Your task: Search the records for the word "lines". Copy every line where it appears.

Records from a collection:
BEGIN

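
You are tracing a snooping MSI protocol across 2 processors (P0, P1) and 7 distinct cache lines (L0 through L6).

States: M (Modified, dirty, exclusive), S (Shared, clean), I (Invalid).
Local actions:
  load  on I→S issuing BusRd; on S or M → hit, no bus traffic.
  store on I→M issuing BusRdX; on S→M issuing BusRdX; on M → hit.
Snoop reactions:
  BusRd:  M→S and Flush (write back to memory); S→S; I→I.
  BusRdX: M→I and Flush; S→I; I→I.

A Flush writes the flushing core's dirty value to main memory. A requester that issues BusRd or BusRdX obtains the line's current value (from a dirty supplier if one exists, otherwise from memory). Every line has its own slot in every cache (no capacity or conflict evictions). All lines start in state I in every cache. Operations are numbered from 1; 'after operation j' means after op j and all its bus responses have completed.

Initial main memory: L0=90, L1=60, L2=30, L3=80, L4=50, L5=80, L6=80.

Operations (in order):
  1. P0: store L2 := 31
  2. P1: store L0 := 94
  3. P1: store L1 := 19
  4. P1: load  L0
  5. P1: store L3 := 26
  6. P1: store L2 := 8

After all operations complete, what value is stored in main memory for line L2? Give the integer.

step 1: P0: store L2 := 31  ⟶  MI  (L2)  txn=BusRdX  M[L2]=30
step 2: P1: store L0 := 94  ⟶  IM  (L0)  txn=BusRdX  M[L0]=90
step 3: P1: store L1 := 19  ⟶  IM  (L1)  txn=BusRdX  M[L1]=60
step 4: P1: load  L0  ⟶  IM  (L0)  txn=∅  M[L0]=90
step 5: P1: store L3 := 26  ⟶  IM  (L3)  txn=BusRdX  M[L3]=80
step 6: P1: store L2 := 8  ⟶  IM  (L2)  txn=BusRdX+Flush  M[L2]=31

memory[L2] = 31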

END

Answer section:
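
You are tracing a snooping MSI protocol across 2 processors (P0, P1) and 7 distinct cache lines (L0 through L6).
A Flush writes the flushing core's dirty value to main memory. A requester that issues BusRd or BusRdX obtains the line's current value (from a dirty supplier if one exists, otherwise from memory). Every line has its own slot in every cache (no capacity or conflict evictions). All lines start in state I in every cache. Operations are numbered from 1; 'after operation j' means after op j and all its bus responses have completed.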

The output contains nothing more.